> **EXERCISE BRIEF**:
The records below are to be duplicated character for character.

> **RECORDS FOR THIS TASK**:
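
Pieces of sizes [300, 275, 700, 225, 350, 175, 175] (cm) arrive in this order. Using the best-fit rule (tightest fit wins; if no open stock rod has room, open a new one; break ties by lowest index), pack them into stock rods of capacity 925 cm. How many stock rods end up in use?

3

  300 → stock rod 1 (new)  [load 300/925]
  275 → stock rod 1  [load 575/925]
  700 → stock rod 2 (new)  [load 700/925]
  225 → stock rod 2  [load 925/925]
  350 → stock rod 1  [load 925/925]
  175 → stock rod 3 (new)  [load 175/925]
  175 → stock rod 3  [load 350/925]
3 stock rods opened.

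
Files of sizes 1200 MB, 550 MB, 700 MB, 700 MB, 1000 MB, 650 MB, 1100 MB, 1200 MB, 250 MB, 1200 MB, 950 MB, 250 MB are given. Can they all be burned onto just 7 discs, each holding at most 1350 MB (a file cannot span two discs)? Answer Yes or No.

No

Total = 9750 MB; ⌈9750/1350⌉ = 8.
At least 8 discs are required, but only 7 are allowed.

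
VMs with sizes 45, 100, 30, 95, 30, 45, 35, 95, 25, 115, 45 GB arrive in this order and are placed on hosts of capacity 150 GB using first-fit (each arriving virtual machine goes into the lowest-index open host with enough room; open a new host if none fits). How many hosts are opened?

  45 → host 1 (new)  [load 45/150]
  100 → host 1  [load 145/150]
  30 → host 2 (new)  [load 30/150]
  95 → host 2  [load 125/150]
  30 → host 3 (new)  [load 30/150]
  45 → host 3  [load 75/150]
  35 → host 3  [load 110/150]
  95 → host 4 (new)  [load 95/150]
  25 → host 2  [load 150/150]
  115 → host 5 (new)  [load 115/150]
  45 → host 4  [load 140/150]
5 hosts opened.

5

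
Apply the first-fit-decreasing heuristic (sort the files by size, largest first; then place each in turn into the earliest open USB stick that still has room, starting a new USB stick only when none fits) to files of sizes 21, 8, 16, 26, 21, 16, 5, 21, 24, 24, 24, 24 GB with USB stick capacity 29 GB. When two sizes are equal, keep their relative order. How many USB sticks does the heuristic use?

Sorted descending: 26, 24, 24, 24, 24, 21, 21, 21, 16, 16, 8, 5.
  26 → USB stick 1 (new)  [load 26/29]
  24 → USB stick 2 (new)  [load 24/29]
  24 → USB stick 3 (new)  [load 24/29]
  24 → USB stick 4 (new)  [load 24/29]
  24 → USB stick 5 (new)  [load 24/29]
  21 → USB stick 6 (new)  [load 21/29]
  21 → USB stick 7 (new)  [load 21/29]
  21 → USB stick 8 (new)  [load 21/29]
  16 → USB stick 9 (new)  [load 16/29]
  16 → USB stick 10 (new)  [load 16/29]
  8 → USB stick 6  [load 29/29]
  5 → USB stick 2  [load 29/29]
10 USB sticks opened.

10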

> **RESPONSE FOR THIS EXERCISE**:
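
Pieces of sizes [300, 275, 700, 225, 350, 175, 175] (cm) arrive in this order. Using the best-fit rule (tightest fit wins; if no open stock rod has room, open a new one; break ties by lowest index), pack them into stock rods of capacity 925 cm. How many stock rods end up in use?

3

  300 → stock rod 1 (new)  [load 300/925]
  275 → stock rod 1  [load 575/925]
  700 → stock rod 2 (new)  [load 700/925]
  225 → stock rod 2  [load 925/925]
  350 → stock rod 1  [load 925/925]
  175 → stock rod 3 (new)  [load 175/925]
  175 → stock rod 3  [load 350/925]
3 stock rods opened.

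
Files of sizes 1200 MB, 550 MB, 700 MB, 700 MB, 1000 MB, 650 MB, 1100 MB, 1200 MB, 250 MB, 1200 MB, 950 MB, 250 MB are given. Can they all be burned onto just 7 discs, each holding at most 1350 MB (a file cannot span two discs)? Answer Yes or No.

No

Total = 9750 MB; ⌈9750/1350⌉ = 8.
At least 8 discs are required, but only 7 are allowed.

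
VMs with sizes 45, 100, 30, 95, 30, 45, 35, 95, 25, 115, 45 GB arrive in this order and are placed on hosts of capacity 150 GB using first-fit (each arriving virtual machine goes into the lowest-index open host with enough room; open a new host if none fits). How many hosts are opened?

  45 → host 1 (new)  [load 45/150]
  100 → host 1  [load 145/150]
  30 → host 2 (new)  [load 30/150]
  95 → host 2  [load 125/150]
  30 → host 3 (new)  [load 30/150]
  45 → host 3  [load 75/150]
  35 → host 3  [load 110/150]
  95 → host 4 (new)  [load 95/150]
  25 → host 2  [load 150/150]
  115 → host 5 (new)  [load 115/150]
  45 → host 4  [load 140/150]
5 hosts opened.

5

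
Apply the first-fit-decreasing heuristic (sort the files by size, largest first; then place each in turn into the earliest open USB stick that still has room, starting a new USB stick only when none fits) to files of sizes 21, 8, 16, 26, 21, 16, 5, 21, 24, 24, 24, 24 GB with USB stick capacity 29 GB. When two sizes are equal, keep their relative order. How many USB sticks does the heuristic use?

Sorted descending: 26, 24, 24, 24, 24, 21, 21, 21, 16, 16, 8, 5.
  26 → USB stick 1 (new)  [load 26/29]
  24 → USB stick 2 (new)  [load 24/29]
  24 → USB stick 3 (new)  [load 24/29]
  24 → USB stick 4 (new)  [load 24/29]
  24 → USB stick 5 (new)  [load 24/29]
  21 → USB stick 6 (new)  [load 21/29]
  21 → USB stick 7 (new)  [load 21/29]
  21 → USB stick 8 (new)  [load 21/29]
  16 → USB stick 9 (new)  [load 16/29]
  16 → USB stick 10 (new)  [load 16/29]
  8 → USB stick 6  [load 29/29]
  5 → USB stick 2  [load 29/29]
10 USB sticks opened.

10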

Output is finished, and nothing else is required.